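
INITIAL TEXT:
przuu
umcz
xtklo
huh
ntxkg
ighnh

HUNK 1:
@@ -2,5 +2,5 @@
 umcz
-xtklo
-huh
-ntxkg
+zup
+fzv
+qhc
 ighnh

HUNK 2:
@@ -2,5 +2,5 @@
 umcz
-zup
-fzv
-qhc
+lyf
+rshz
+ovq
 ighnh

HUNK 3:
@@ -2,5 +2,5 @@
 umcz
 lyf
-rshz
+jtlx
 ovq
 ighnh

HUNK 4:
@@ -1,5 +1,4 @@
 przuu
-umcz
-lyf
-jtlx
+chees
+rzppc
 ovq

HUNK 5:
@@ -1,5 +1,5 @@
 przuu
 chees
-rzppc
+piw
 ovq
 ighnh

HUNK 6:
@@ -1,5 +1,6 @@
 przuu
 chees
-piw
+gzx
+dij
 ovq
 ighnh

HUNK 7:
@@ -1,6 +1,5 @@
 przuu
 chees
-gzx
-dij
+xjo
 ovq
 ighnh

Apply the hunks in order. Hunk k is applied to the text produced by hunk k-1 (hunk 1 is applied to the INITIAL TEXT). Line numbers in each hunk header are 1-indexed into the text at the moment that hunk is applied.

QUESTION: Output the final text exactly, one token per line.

Hunk 1: at line 2 remove [xtklo,huh,ntxkg] add [zup,fzv,qhc] -> 6 lines: przuu umcz zup fzv qhc ighnh
Hunk 2: at line 2 remove [zup,fzv,qhc] add [lyf,rshz,ovq] -> 6 lines: przuu umcz lyf rshz ovq ighnh
Hunk 3: at line 2 remove [rshz] add [jtlx] -> 6 lines: przuu umcz lyf jtlx ovq ighnh
Hunk 4: at line 1 remove [umcz,lyf,jtlx] add [chees,rzppc] -> 5 lines: przuu chees rzppc ovq ighnh
Hunk 5: at line 1 remove [rzppc] add [piw] -> 5 lines: przuu chees piw ovq ighnh
Hunk 6: at line 1 remove [piw] add [gzx,dij] -> 6 lines: przuu chees gzx dij ovq ighnh
Hunk 7: at line 1 remove [gzx,dij] add [xjo] -> 5 lines: przuu chees xjo ovq ighnh

Answer: przuu
chees
xjo
ovq
ighnh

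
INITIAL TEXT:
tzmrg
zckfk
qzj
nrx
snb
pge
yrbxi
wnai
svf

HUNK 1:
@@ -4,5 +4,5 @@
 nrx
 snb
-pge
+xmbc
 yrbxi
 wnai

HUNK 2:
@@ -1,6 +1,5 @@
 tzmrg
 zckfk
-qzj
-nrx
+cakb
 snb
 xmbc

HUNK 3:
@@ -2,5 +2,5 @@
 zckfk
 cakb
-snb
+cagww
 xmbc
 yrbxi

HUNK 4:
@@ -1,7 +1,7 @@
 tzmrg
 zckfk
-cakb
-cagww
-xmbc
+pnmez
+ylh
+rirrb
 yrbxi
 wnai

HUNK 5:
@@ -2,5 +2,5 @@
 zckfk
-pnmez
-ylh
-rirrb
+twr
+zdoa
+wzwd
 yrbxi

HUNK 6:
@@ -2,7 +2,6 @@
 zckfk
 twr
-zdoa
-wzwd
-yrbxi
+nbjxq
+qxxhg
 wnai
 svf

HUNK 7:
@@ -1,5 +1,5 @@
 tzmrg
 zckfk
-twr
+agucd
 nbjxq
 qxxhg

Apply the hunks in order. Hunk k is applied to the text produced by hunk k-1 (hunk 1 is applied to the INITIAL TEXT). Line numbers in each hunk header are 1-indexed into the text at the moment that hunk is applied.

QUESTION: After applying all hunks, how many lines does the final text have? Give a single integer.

Answer: 7

Derivation:
Hunk 1: at line 4 remove [pge] add [xmbc] -> 9 lines: tzmrg zckfk qzj nrx snb xmbc yrbxi wnai svf
Hunk 2: at line 1 remove [qzj,nrx] add [cakb] -> 8 lines: tzmrg zckfk cakb snb xmbc yrbxi wnai svf
Hunk 3: at line 2 remove [snb] add [cagww] -> 8 lines: tzmrg zckfk cakb cagww xmbc yrbxi wnai svf
Hunk 4: at line 1 remove [cakb,cagww,xmbc] add [pnmez,ylh,rirrb] -> 8 lines: tzmrg zckfk pnmez ylh rirrb yrbxi wnai svf
Hunk 5: at line 2 remove [pnmez,ylh,rirrb] add [twr,zdoa,wzwd] -> 8 lines: tzmrg zckfk twr zdoa wzwd yrbxi wnai svf
Hunk 6: at line 2 remove [zdoa,wzwd,yrbxi] add [nbjxq,qxxhg] -> 7 lines: tzmrg zckfk twr nbjxq qxxhg wnai svf
Hunk 7: at line 1 remove [twr] add [agucd] -> 7 lines: tzmrg zckfk agucd nbjxq qxxhg wnai svf
Final line count: 7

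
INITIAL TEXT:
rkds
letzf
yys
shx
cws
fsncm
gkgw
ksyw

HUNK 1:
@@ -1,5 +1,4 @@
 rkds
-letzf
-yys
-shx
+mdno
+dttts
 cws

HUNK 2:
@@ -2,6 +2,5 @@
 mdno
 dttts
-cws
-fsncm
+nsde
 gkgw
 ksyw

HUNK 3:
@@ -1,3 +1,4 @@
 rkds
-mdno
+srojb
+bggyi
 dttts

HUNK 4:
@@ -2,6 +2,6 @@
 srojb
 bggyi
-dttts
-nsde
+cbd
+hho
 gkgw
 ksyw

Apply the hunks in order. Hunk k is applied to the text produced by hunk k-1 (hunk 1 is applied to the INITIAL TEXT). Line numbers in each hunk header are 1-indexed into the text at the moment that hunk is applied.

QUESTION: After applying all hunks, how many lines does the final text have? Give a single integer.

Answer: 7

Derivation:
Hunk 1: at line 1 remove [letzf,yys,shx] add [mdno,dttts] -> 7 lines: rkds mdno dttts cws fsncm gkgw ksyw
Hunk 2: at line 2 remove [cws,fsncm] add [nsde] -> 6 lines: rkds mdno dttts nsde gkgw ksyw
Hunk 3: at line 1 remove [mdno] add [srojb,bggyi] -> 7 lines: rkds srojb bggyi dttts nsde gkgw ksyw
Hunk 4: at line 2 remove [dttts,nsde] add [cbd,hho] -> 7 lines: rkds srojb bggyi cbd hho gkgw ksyw
Final line count: 7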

☆ ☆ ☆ ☆

— TASK REQUIREMENTS —
Your answer must be the records themselves, output again exactly.

— RESPONSE —
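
INITIAL TEXT:
przuu
umcz
xtklo
huh
ntxkg
ighnh

HUNK 1:
@@ -2,5 +2,5 @@
 umcz
-xtklo
-huh
-ntxkg
+zup
+fzv
+qhc
 ighnh

HUNK 2:
@@ -2,5 +2,5 @@
 umcz
-zup
-fzv
-qhc
+lyf
+rshz
+ovq
 ighnh

HUNK 3:
@@ -2,5 +2,5 @@
 umcz
 lyf
-rshz
+jtlx
 ovq
 ighnh

HUNK 4:
@@ -1,5 +1,4 @@
 przuu
-umcz
-lyf
-jtlx
+chees
+rzppc
 ovq

HUNK 5:
@@ -1,5 +1,5 @@
 przuu
 chees
-rzppc
+piw
 ovq
 ighnh

HUNK 6:
@@ -1,5 +1,6 @@
 przuu
 chees
-piw
+gzx
+dij
 ovq
 ighnh

HUNK 7:
@@ -1,6 +1,5 @@
 przuu
 chees
-gzx
-dij
+xjo
 ovq
 ighnh

Apply the hunks in order. Hunk k is applied to the text produced by hunk k-1 (hunk 1 is applied to the INITIAL TEXT). Line numbers in each hunk header are 1-indexed into the text at the moment that hunk is applied.

QUESTION: Output the final text exactly, one token per line.

Hunk 1: at line 2 remove [xtklo,huh,ntxkg] add [zup,fzv,qhc] -> 6 lines: przuu umcz zup fzv qhc ighnh
Hunk 2: at line 2 remove [zup,fzv,qhc] add [lyf,rshz,ovq] -> 6 lines: przuu umcz lyf rshz ovq ighnh
Hunk 3: at line 2 remove [rshz] add [jtlx] -> 6 lines: przuu umcz lyf jtlx ovq ighnh
Hunk 4: at line 1 remove [umcz,lyf,jtlx] add [chees,rzppc] -> 5 lines: przuu chees rzppc ovq ighnh
Hunk 5: at line 1 remove [rzppc] add [piw] -> 5 lines: przuu chees piw ovq ighnh
Hunk 6: at line 1 remove [piw] add [gzx,dij] -> 6 lines: przuu chees gzx dij ovq ighnh
Hunk 7: at line 1 remove [gzx,dij] add [xjo] -> 5 lines: przuu chees xjo ovq ighnh

Answer: przuu
chees
xjo
ovq
ighnh

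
INITIAL TEXT:
tzmrg
zckfk
qzj
nrx
snb
pge
yrbxi
wnai
svf

HUNK 1:
@@ -4,5 +4,5 @@
 nrx
 snb
-pge
+xmbc
 yrbxi
 wnai

HUNK 2:
@@ -1,6 +1,5 @@
 tzmrg
 zckfk
-qzj
-nrx
+cakb
 snb
 xmbc

HUNK 3:
@@ -2,5 +2,5 @@
 zckfk
 cakb
-snb
+cagww
 xmbc
 yrbxi

HUNK 4:
@@ -1,7 +1,7 @@
 tzmrg
 zckfk
-cakb
-cagww
-xmbc
+pnmez
+ylh
+rirrb
 yrbxi
 wnai

HUNK 5:
@@ -2,5 +2,5 @@
 zckfk
-pnmez
-ylh
-rirrb
+twr
+zdoa
+wzwd
 yrbxi

HUNK 6:
@@ -2,7 +2,6 @@
 zckfk
 twr
-zdoa
-wzwd
-yrbxi
+nbjxq
+qxxhg
 wnai
 svf

HUNK 7:
@@ -1,5 +1,5 @@
 tzmrg
 zckfk
-twr
+agucd
 nbjxq
 qxxhg

Apply the hunks in order. Hunk k is applied to the text produced by hunk k-1 (hunk 1 is applied to the INITIAL TEXT). Line numbers in each hunk header are 1-indexed into the text at the moment that hunk is applied.

QUESTION: After applying all hunks, how many lines does the final text have? Give a single integer.

Answer: 7

Derivation:
Hunk 1: at line 4 remove [pge] add [xmbc] -> 9 lines: tzmrg zckfk qzj nrx snb xmbc yrbxi wnai svf
Hunk 2: at line 1 remove [qzj,nrx] add [cakb] -> 8 lines: tzmrg zckfk cakb snb xmbc yrbxi wnai svf
Hunk 3: at line 2 remove [snb] add [cagww] -> 8 lines: tzmrg zckfk cakb cagww xmbc yrbxi wnai svf
Hunk 4: at line 1 remove [cakb,cagww,xmbc] add [pnmez,ylh,rirrb] -> 8 lines: tzmrg zckfk pnmez ylh rirrb yrbxi wnai svf
Hunk 5: at line 2 remove [pnmez,ylh,rirrb] add [twr,zdoa,wzwd] -> 8 lines: tzmrg zckfk twr zdoa wzwd yrbxi wnai svf
Hunk 6: at line 2 remove [zdoa,wzwd,yrbxi] add [nbjxq,qxxhg] -> 7 lines: tzmrg zckfk twr nbjxq qxxhg wnai svf
Hunk 7: at line 1 remove [twr] add [agucd] -> 7 lines: tzmrg zckfk agucd nbjxq qxxhg wnai svf
Final line count: 7

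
INITIAL TEXT:
rkds
letzf
yys
shx
cws
fsncm
gkgw
ksyw

HUNK 1:
@@ -1,5 +1,4 @@
 rkds
-letzf
-yys
-shx
+mdno
+dttts
 cws

HUNK 2:
@@ -2,6 +2,5 @@
 mdno
 dttts
-cws
-fsncm
+nsde
 gkgw
 ksyw

HUNK 3:
@@ -1,3 +1,4 @@
 rkds
-mdno
+srojb
+bggyi
 dttts

HUNK 4:
@@ -2,6 +2,6 @@
 srojb
 bggyi
-dttts
-nsde
+cbd
+hho
 gkgw
 ksyw

Apply the hunks in order. Hunk k is applied to the text produced by hunk k-1 (hunk 1 is applied to the INITIAL TEXT). Line numbers in each hunk header are 1-indexed into the text at the moment that hunk is applied.

QUESTION: After applying all hunks, how many lines does the final text have? Give a single integer.

Answer: 7

Derivation:
Hunk 1: at line 1 remove [letzf,yys,shx] add [mdno,dttts] -> 7 lines: rkds mdno dttts cws fsncm gkgw ksyw
Hunk 2: at line 2 remove [cws,fsncm] add [nsde] -> 6 lines: rkds mdno dttts nsde gkgw ksyw
Hunk 3: at line 1 remove [mdno] add [srojb,bggyi] -> 7 lines: rkds srojb bggyi dttts nsde gkgw ksyw
Hunk 4: at line 2 remove [dttts,nsde] add [cbd,hho] -> 7 lines: rkds srojb bggyi cbd hho gkgw ksyw
Final line count: 7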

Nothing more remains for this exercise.